▶ Exercise requirements
Your answer should be the entries, repeated exactly.

*** Input records Section Begins ***

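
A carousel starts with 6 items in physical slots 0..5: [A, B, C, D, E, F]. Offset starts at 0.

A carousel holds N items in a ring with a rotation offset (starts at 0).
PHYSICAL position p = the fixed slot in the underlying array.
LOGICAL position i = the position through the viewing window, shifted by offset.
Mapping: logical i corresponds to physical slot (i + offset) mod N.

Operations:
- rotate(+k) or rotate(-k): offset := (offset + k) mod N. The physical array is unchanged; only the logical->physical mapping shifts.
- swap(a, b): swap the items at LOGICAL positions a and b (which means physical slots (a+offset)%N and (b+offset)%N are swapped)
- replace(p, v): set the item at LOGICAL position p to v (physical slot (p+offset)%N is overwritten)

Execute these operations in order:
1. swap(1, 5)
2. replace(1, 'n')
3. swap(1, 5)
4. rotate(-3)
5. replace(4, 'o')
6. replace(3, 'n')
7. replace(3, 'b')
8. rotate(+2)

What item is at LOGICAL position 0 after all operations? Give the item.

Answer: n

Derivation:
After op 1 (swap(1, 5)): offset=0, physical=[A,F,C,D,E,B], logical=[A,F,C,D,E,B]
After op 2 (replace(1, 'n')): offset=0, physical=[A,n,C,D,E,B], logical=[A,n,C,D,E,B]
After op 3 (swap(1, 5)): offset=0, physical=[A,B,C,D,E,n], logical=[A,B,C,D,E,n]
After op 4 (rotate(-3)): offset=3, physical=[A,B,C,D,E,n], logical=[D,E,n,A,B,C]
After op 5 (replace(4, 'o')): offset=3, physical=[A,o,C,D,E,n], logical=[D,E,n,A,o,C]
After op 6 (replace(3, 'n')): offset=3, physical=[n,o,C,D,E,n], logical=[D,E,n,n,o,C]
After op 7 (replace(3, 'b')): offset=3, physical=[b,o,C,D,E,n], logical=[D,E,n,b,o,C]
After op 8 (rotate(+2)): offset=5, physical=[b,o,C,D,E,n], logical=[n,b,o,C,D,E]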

*** Input records Section Ends ***

▶ Solution to this task
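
A carousel starts with 6 items in physical slots 0..5: [A, B, C, D, E, F]. Offset starts at 0.

A carousel holds N items in a ring with a rotation offset (starts at 0).
PHYSICAL position p = the fixed slot in the underlying array.
LOGICAL position i = the position through the viewing window, shifted by offset.
Mapping: logical i corresponds to physical slot (i + offset) mod N.

Operations:
- rotate(+k) or rotate(-k): offset := (offset + k) mod N. The physical array is unchanged; only the logical->physical mapping shifts.
- swap(a, b): swap the items at LOGICAL positions a and b (which means physical slots (a+offset)%N and (b+offset)%N are swapped)
- replace(p, v): set the item at LOGICAL position p to v (physical slot (p+offset)%N is overwritten)

Execute these operations in order:
1. swap(1, 5)
2. replace(1, 'n')
3. swap(1, 5)
4. rotate(-3)
5. replace(4, 'o')
6. replace(3, 'n')
7. replace(3, 'b')
8. rotate(+2)

What item is at LOGICAL position 0 after all operations? Give the item.

Answer: n

Derivation:
After op 1 (swap(1, 5)): offset=0, physical=[A,F,C,D,E,B], logical=[A,F,C,D,E,B]
After op 2 (replace(1, 'n')): offset=0, physical=[A,n,C,D,E,B], logical=[A,n,C,D,E,B]
After op 3 (swap(1, 5)): offset=0, physical=[A,B,C,D,E,n], logical=[A,B,C,D,E,n]
After op 4 (rotate(-3)): offset=3, physical=[A,B,C,D,E,n], logical=[D,E,n,A,B,C]
After op 5 (replace(4, 'o')): offset=3, physical=[A,o,C,D,E,n], logical=[D,E,n,A,o,C]
After op 6 (replace(3, 'n')): offset=3, physical=[n,o,C,D,E,n], logical=[D,E,n,n,o,C]
After op 7 (replace(3, 'b')): offset=3, physical=[b,o,C,D,E,n], logical=[D,E,n,b,o,C]
After op 8 (rotate(+2)): offset=5, physical=[b,o,C,D,E,n], logical=[n,b,o,C,D,E]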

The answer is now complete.